(Beginning of Input data)

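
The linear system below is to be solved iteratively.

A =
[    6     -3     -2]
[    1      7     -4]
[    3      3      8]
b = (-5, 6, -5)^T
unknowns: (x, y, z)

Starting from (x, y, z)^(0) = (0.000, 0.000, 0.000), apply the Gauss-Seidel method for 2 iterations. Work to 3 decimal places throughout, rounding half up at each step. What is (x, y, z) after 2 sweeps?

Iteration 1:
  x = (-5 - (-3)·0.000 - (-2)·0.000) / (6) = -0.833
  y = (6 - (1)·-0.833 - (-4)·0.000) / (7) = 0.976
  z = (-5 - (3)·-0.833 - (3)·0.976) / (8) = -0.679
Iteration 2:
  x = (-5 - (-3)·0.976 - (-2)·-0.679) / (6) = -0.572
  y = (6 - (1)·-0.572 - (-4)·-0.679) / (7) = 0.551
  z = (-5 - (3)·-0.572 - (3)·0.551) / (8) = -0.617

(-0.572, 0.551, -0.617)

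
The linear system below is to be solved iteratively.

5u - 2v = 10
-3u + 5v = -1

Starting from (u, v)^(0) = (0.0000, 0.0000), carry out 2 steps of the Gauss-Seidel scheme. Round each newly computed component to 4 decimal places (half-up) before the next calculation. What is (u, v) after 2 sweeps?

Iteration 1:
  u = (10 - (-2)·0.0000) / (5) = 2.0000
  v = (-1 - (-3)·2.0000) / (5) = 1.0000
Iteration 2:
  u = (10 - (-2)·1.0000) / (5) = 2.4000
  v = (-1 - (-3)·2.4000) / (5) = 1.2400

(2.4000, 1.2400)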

(End of Input data)

» **The problem**
Transcription of the entire listing, word for word, is required.

» **Solved exercise**
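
The linear system below is to be solved iteratively.

A =
[    6     -3     -2]
[    1      7     -4]
[    3      3      8]
b = (-5, 6, -5)^T
unknowns: (x, y, z)

Starting from (x, y, z)^(0) = (0.000, 0.000, 0.000), apply the Gauss-Seidel method for 2 iterations. Work to 3 decimal places throughout, rounding half up at each step. What is (x, y, z) after 2 sweeps?

Iteration 1:
  x = (-5 - (-3)·0.000 - (-2)·0.000) / (6) = -0.833
  y = (6 - (1)·-0.833 - (-4)·0.000) / (7) = 0.976
  z = (-5 - (3)·-0.833 - (3)·0.976) / (8) = -0.679
Iteration 2:
  x = (-5 - (-3)·0.976 - (-2)·-0.679) / (6) = -0.572
  y = (6 - (1)·-0.572 - (-4)·-0.679) / (7) = 0.551
  z = (-5 - (3)·-0.572 - (3)·0.551) / (8) = -0.617

(-0.572, 0.551, -0.617)

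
The linear system below is to be solved iteratively.

5u - 2v = 10
-3u + 5v = -1

Starting from (u, v)^(0) = (0.0000, 0.0000), carry out 2 steps of the Gauss-Seidel scheme. Round each newly computed component to 4 decimal places (half-up) before the next calculation. What is (u, v) after 2 sweeps?

Iteration 1:
  u = (10 - (-2)·0.0000) / (5) = 2.0000
  v = (-1 - (-3)·2.0000) / (5) = 1.0000
Iteration 2:
  u = (10 - (-2)·1.0000) / (5) = 2.4000
  v = (-1 - (-3)·2.4000) / (5) = 1.2400

(2.4000, 1.2400)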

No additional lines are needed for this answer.